# Brief
In the entries below, find the string "Observe" and return each line holding it.

--- Provided records Enclosed Below ---

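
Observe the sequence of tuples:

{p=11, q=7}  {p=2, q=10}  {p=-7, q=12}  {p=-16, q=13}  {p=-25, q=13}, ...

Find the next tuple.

P: 11, 2, -7, -16, -25 → -34 (−9 each step).
Q — differences are 3, 2, 1, … (decreasing by 1 each time): 7, 10, 12, 13, 13 → 12.
Putting it together: {p=-34, q=12}.

{p=-34, q=12}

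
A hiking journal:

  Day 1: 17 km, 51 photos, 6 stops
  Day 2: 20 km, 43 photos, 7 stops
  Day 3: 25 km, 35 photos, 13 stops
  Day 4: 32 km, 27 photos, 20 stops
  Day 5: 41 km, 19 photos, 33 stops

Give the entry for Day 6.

Km goes 17, 20, 25, 32, 41 → 52 (differences are 3, 5, 7, … (increasing by 2 each time)).
For the photos, −8 each step: 51, 43, 35, 27, 19 → 11.
Stops: each term is the sum of the two before it, so 6, 7, 13, 20, 33 → 53.
So the next record is 52 km, 11 photos, 53 stops.

52 km, 11 photos, 53 stops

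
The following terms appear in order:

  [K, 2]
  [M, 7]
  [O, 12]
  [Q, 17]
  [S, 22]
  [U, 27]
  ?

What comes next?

[W, 32]

Letter — letters move forward 2 places in the alphabet: K, M, O, Q, S, U → W.
Second coordinate — +5 each step: 2, 7, 12, 17, 22, 27 → 32.
Putting it together: [W, 32].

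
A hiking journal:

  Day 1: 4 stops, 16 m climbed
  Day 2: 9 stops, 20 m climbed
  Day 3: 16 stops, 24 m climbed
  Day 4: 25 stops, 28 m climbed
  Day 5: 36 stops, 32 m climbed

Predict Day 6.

For the stops, perfect squares: 2², 3², 4², …: 4, 9, 16, 25, 36 → 49.
M climbed: +4 each step; 16, 20, 24, 28, 32 → 36.
Putting it together: 49 stops, 36 m climbed.

49 stops, 36 m climbed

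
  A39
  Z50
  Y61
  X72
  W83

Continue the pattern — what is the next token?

Letter: A, Z, Y, X, W → V (letters move back 1 place in the alphabet, wrapping A→Z).
Second component: +11 each step; 39, 50, 61, 72, 83 → 94.
Putting it together: V94.

V94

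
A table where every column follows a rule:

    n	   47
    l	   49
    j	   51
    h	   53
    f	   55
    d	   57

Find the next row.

b  59

Letter: n, l, j, h, f, d → b (letters move back 2 places in the alphabet).
Second component: 47, 49, 51, 53, 55, 57 → 59 (+2 each step).
Combining the parts gives b  59.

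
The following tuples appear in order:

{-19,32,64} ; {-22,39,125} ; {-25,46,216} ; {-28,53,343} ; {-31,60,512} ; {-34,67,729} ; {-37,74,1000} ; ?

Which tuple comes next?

First component — −3 each step: -19, -22, -25, -28, -31, -34, -37 → -40.
Second component: 32, 39, 46, 53, 60, 67, 74 → 81 (+7 each step).
Third component — perfect cubes: 4³, 5³, 6³, …: 64, 125, 216, 343, 512, 729, 1000 → 1331.
So the next tuple is {-40,81,1331}.

{-40,81,1331}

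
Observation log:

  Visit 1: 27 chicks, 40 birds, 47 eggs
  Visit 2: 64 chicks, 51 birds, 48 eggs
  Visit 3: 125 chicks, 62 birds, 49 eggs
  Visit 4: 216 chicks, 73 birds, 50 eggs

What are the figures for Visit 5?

Chicks: perfect cubes: 3³, 4³, 5³, …; 27, 64, 125, 216 → 343.
For the birds, +11 each step: 40, 51, 62, 73 → 84.
For the eggs, +1 each step: 47, 48, 49, 50 → 51.
Putting it together: 343 chicks, 84 birds, 51 eggs.

343 chicks, 84 birds, 51 eggs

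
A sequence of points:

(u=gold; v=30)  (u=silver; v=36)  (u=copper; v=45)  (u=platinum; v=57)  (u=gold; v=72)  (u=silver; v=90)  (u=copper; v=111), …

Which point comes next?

U goes gold, silver, copper, platinum, gold, silver, copper → platinum (repeats gold → silver → copper → platinum).
V goes 30, 36, 45, 57, 72, 90, 111 → 135 (differences are 6, 9, 12, … (increasing by 3 each time)).
Combining the parts gives (u=platinum; v=135).

(u=platinum; v=135)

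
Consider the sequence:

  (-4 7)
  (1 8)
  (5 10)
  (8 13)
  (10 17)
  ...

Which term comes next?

First part: differences are 5, 4, 3, … (decreasing by 1 each time); -4, 1, 5, 8, 10 → 11.
Second part goes 7, 8, 10, 13, 17 → 22 (differences are 1, 2, 3, … (increasing by 1 each time)).
Combining the parts gives (11 22).

(11 22)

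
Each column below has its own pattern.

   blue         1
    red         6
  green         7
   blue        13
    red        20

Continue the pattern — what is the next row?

green  33

For the colour, repeats blue → red → green: blue, red, green, blue, red → green.
Second component goes 1, 6, 7, 13, 20 → 33 (each term is the sum of the two before it).
Combining the parts gives green  33.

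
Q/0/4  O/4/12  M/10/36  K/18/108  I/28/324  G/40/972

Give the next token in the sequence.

E/54/2916

Letter: letters move back 2 places in the alphabet, so Q, O, M, K, I, G → E.
Second component — differences are 4, 6, 8, … (increasing by 2 each time): 0, 4, 10, 18, 28, 40 → 54.
Third component: ×3 each step; 4, 12, 36, 108, 324, 972 → 2916.
Putting it together: E/54/2916.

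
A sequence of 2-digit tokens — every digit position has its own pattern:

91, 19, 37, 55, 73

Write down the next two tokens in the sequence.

First digit: 9, 1, 3, 5, 7 → 9 → 1 (+2 each step, mod 10).
Second digit: −2 each step, mod 10; 1, 9, 7, 5, 3 → 1 → 9.
So the next two tokens are 91 and 19.

91, 19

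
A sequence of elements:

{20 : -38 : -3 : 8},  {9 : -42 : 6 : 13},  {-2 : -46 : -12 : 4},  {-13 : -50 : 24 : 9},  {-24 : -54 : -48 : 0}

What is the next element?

{-35 : -58 : 96 : 5}

First part — −11 each step: 20, 9, -2, -13, -24 → -35.
Second part goes -38, -42, -46, -50, -54 → -58 (−4 each step).
Third part: ×(-2) each step; -3, 6, -12, 24, -48 → 96.
Fourth part: alternating steps +5, −9, +5, −9, …; 8, 13, 4, 9, 0 → 5.
So the next element is {-35 : -58 : 96 : 5}.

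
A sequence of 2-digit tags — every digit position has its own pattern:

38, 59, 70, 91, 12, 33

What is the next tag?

First digit: +2 each step, mod 10, so 3, 5, 7, 9, 1, 3 → 5.
Second digit goes 8, 9, 0, 1, 2, 3 → 4 (+1 each step, mod 10).
Combining the parts gives 54.

54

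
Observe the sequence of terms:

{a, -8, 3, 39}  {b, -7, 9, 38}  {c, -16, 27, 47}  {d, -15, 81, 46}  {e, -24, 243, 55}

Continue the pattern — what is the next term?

Letter: a, b, c, d, e → f (letters move forward 1 place in the alphabet).
Second coordinate: alternating steps +1, −9, +1, −9, …, so -8, -7, -16, -15, -24 → -23.
Third coordinate — ×3 each step: 3, 9, 27, 81, 243 → 729.
Fourth coordinate goes 39, 38, 47, 46, 55 → 54 (together with the second coordinate always sums to 31).
So the next term is {f, -23, 729, 54}.

{f, -23, 729, 54}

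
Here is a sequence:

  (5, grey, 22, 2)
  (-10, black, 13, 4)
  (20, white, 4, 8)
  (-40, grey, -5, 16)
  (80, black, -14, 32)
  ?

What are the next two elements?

First coordinate: ×(-2) each step; 5, -10, 20, -40, 80 → -160 → 320.
For the shade, repeats grey → black → white: grey, black, white, grey, black → white → grey.
Third coordinate goes 22, 13, 4, -5, -14 → -23 → -32 (−9 each step).
Fourth coordinate: ×2 each step, so 2, 4, 8, 16, 32 → 64 → 128.
Putting the parts together: (-160, white, -23, 64) and then (320, grey, -32, 128).

(-160, white, -23, 64), (320, grey, -32, 128)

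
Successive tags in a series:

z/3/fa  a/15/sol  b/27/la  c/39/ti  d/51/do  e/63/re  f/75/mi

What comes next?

g/87/fa

Letter: letters move forward 1 place in the alphabet, wrapping Z→A, so z, a, b, c, d, e, f → g.
Second component: +12 each step; 3, 15, 27, 39, 51, 63, 75 → 87.
Note — runs through the solfège scale do→ti: fa, sol, la, ti, do, re, mi → fa.
Combining the parts gives g/87/fa.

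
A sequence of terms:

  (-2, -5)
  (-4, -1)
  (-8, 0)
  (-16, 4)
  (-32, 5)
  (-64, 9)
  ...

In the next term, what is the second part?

10

Second part: alternating steps +4, +1, +4, +1, …; -5, -1, 0, 4, 5, 9 → 10.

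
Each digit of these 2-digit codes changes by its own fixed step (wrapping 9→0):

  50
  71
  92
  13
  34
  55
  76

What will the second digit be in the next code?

Second digit goes 0, 1, 2, 3, 4, 5, 6 → 7 (+1 each step, mod 10).

7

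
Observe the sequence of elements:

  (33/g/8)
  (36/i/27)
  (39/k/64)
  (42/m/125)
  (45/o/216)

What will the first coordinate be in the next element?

First coordinate — +3 each step: 33, 36, 39, 42, 45 → 48.

48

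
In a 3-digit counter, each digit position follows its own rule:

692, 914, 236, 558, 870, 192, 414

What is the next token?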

--- End of Enclosed Provided records ---

# Result of the task
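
Observe the sequence of tuples:
Observe the sequence of terms:
Observe the sequence of elements: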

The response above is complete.